:: INPUT DATA ::

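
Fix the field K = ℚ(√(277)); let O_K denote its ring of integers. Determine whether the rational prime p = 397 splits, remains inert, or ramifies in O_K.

splits completely

d = 277 ≡ 1 (mod 4), so O_K = ℤ[(1+√277)/2] and disc(K) = d = 277.
disc(K) = 277 is not divisible by 397; 397 is unramified.
Compute (277/397) via Euler: 277^((397-1)/2) mod 397 = 1, so (277/397) = 1.
Legendre symbol 1 ⇒ 397 is split.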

:::

* [TRY IT]
Return the records exactly, every line included.

* [SOLUTION TO THE PROBLEM]
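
Fix the field K = ℚ(√(277)); let O_K denote its ring of integers. Determine whether the rational prime p = 397 splits, remains inert, or ramifies in O_K.

splits completely

d = 277 ≡ 1 (mod 4), so O_K = ℤ[(1+√277)/2] and disc(K) = d = 277.
disc(K) = 277 is not divisible by 397; 397 is unramified.
Compute (277/397) via Euler: 277^((397-1)/2) mod 397 = 1, so (277/397) = 1.
Legendre symbol 1 ⇒ 397 is split.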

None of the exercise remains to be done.